**Required action**: Collect each line of the entries that holds the string "team".

**Dataset content**:
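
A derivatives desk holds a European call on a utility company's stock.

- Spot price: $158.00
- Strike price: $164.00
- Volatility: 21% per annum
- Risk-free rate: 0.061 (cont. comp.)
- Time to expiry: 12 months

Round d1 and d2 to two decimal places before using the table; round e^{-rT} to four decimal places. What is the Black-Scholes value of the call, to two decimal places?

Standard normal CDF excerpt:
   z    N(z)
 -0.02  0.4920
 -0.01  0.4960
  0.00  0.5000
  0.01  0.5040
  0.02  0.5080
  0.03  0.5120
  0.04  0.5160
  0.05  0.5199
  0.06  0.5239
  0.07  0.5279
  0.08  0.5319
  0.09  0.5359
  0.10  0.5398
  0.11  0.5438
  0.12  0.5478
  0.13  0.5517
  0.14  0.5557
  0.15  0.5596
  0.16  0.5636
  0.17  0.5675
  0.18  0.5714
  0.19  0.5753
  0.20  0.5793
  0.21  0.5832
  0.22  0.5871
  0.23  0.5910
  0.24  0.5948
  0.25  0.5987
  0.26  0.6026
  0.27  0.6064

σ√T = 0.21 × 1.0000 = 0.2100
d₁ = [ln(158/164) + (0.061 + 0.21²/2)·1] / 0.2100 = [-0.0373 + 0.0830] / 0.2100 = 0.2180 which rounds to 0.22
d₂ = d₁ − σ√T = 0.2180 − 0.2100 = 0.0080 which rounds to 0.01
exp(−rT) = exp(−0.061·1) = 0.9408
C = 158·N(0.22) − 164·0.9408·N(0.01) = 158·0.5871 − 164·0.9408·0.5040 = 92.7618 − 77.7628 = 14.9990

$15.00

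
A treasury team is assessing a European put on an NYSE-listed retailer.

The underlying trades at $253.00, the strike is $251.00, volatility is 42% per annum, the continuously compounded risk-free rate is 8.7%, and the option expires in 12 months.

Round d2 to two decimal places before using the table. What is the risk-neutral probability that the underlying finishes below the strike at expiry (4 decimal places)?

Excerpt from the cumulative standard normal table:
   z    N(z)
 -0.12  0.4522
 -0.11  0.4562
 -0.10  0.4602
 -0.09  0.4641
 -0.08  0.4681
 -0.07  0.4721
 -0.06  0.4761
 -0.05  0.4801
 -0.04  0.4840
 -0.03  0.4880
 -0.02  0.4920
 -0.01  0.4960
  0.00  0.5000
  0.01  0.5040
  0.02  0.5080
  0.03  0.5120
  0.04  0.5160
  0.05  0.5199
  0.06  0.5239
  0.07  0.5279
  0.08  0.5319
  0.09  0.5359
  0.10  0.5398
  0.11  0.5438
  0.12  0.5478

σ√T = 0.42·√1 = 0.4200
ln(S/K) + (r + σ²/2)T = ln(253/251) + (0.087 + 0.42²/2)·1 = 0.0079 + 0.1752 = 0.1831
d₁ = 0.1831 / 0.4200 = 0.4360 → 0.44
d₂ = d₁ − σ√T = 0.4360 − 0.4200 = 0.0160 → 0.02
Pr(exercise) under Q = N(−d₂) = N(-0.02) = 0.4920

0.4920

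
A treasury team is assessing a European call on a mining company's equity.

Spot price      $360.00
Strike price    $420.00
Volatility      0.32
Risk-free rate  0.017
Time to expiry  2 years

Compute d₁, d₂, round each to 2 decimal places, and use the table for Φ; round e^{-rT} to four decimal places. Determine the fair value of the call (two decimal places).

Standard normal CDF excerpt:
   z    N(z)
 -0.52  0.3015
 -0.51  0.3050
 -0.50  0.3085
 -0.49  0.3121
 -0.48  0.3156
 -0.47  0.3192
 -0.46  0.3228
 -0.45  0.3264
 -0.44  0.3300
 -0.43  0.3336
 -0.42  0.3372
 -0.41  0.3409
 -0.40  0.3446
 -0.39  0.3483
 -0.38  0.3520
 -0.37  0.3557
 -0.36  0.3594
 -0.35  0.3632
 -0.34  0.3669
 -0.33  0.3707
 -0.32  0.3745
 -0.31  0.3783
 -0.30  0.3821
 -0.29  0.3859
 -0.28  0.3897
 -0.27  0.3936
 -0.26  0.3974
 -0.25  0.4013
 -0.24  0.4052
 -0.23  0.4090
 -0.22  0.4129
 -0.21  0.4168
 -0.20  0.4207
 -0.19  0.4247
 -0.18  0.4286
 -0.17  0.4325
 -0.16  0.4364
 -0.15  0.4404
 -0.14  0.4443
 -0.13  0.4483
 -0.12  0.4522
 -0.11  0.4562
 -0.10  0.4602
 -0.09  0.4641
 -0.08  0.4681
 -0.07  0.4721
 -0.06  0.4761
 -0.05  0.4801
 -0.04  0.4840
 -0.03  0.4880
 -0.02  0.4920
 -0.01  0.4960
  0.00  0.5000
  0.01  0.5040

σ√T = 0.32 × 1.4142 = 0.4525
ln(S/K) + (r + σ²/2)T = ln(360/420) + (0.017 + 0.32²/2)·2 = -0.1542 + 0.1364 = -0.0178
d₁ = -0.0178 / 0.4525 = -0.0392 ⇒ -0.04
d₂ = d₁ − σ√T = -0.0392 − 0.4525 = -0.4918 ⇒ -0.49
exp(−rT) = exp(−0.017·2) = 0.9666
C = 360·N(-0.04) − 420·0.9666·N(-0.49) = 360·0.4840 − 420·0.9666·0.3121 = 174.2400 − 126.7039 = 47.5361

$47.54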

**Response below**:
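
A treasury team is assessing a European put on an NYSE-listed retailer.
A treasury team is assessing a European call on a mining company's equity.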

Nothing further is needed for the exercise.